• Problem description: Return every line below exactly, without dropping any.
--
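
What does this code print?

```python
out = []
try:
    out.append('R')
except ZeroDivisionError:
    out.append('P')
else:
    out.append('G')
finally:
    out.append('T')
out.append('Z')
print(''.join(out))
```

Execution trace: 'R' (try body, no exception) → 'G' (else) → 'T' (finally) → 'Z' (after the try/except). Output: RGTZ

Answer: RGTZ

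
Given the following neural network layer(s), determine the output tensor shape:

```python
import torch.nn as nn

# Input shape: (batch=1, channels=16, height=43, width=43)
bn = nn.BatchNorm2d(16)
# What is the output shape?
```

Input: (1, 16, 43, 43) -> Output: (1, 16, 43, 43)

Answer: (1, 16, 43, 43)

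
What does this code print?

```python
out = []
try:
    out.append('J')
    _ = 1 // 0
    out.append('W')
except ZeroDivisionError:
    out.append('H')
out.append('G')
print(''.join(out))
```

Execution trace: 'J' (try body) → 'H' (except ZeroDivisionError) → 'G' (after the try/except). Output: JHG

Answer: JHG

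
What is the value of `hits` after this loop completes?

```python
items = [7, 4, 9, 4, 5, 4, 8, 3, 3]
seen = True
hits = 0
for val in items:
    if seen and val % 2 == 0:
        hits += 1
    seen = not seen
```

Count even values at even positions
`hits` takes the values: 0 → 1

Answer: 1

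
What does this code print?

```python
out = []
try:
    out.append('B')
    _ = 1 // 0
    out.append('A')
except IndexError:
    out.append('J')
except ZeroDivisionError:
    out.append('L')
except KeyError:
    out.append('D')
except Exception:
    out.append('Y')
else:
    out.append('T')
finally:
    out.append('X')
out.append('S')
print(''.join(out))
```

Execution trace: 'B' (try body) → 'L' (except ZeroDivisionError) → 'X' (finally) → 'S' (after the try/except). Output: BLXS

Answer: BLXS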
--
• Solution to this task:
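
What does this code print?

```python
out = []
try:
    out.append('R')
except ZeroDivisionError:
    out.append('P')
else:
    out.append('G')
finally:
    out.append('T')
out.append('Z')
print(''.join(out))
```

Execution trace: 'R' (try body, no exception) → 'G' (else) → 'T' (finally) → 'Z' (after the try/except). Output: RGTZ

Answer: RGTZ

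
Given the following neural network layer(s), determine the output tensor shape:

```python
import torch.nn as nn

# Input shape: (batch=1, channels=16, height=43, width=43)
bn = nn.BatchNorm2d(16)
# What is the output shape?
```

Input: (1, 16, 43, 43) -> Output: (1, 16, 43, 43)

Answer: (1, 16, 43, 43)

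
What does this code print?

```python
out = []
try:
    out.append('J')
    _ = 1 // 0
    out.append('W')
except ZeroDivisionError:
    out.append('H')
out.append('G')
print(''.join(out))
```

Execution trace: 'J' (try body) → 'H' (except ZeroDivisionError) → 'G' (after the try/except). Output: JHG

Answer: JHG

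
What is the value of `hits` after this loop completes?

```python
items = [7, 4, 9, 4, 5, 4, 8, 3, 3]
seen = True
hits = 0
for val in items:
    if seen and val % 2 == 0:
        hits += 1
    seen = not seen
```

Count even values at even positions
`hits` takes the values: 0 → 1

Answer: 1

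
What does this code print?

```python
out = []
try:
    out.append('B')
    _ = 1 // 0
    out.append('A')
except IndexError:
    out.append('J')
except ZeroDivisionError:
    out.append('L')
except KeyError:
    out.append('D')
except Exception:
    out.append('Y')
else:
    out.append('T')
finally:
    out.append('X')
out.append('S')
print(''.join(out))
```

Execution trace: 'B' (try body) → 'L' (except ZeroDivisionError) → 'X' (finally) → 'S' (after the try/except). Output: BLXS

Answer: BLXS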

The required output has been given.